↓

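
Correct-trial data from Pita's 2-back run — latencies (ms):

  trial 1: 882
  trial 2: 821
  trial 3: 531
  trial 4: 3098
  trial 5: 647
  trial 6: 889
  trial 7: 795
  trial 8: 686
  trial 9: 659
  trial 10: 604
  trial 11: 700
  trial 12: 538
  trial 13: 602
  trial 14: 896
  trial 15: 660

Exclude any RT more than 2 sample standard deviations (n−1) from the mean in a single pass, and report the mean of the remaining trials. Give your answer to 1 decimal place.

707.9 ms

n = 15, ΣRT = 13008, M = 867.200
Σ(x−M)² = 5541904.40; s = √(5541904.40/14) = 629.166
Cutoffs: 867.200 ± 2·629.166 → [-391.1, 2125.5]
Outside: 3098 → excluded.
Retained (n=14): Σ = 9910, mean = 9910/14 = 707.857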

↑
↓

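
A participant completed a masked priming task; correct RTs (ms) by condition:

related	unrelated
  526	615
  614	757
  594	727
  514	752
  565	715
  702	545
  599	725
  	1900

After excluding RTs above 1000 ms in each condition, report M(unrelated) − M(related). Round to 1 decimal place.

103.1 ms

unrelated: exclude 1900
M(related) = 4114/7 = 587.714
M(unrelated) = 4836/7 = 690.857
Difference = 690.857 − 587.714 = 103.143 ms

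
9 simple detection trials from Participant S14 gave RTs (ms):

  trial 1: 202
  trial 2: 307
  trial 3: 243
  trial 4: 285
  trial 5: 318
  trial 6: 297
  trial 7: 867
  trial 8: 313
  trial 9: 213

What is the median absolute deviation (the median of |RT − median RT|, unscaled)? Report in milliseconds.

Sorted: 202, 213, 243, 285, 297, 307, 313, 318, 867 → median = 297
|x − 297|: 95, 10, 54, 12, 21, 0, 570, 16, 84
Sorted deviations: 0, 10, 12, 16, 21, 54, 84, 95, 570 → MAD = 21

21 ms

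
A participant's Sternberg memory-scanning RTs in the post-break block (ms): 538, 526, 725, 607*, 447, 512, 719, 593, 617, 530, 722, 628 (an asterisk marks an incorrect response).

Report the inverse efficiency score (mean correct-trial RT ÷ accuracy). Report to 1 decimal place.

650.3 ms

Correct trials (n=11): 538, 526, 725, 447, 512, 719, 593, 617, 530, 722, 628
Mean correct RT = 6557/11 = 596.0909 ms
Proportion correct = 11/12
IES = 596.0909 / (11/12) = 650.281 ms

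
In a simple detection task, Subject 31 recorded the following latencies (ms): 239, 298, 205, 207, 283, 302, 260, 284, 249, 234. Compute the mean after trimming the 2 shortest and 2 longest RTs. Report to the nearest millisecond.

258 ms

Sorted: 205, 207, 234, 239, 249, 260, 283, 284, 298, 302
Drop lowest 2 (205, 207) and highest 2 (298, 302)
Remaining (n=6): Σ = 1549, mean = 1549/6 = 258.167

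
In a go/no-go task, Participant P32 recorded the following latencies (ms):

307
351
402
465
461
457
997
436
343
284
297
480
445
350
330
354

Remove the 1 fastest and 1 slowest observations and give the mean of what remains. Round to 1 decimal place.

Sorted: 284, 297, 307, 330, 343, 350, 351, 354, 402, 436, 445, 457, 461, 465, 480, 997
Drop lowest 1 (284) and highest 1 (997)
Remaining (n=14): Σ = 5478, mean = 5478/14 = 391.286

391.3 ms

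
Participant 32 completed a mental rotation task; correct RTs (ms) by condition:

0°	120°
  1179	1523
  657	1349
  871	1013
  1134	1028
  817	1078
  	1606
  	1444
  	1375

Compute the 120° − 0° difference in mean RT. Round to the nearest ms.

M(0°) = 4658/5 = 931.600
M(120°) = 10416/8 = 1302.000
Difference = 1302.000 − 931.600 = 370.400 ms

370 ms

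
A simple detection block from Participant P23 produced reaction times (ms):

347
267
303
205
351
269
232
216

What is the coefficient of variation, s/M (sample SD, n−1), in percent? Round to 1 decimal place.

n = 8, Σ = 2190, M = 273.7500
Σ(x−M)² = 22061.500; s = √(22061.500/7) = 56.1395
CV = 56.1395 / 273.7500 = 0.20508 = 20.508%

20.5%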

↑

What you are asked to do: The expected answer is each line of the records above that includes the string "block".

Output:
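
A participant's Sternberg memory-scanning RTs in the post-break block (ms): 538, 526, 725, 607*, 447, 512, 719, 593, 617, 530, 722, 628 (an asterisk marks an incorrect response).
A simple detection block from Participant P23 produced reaction times (ms):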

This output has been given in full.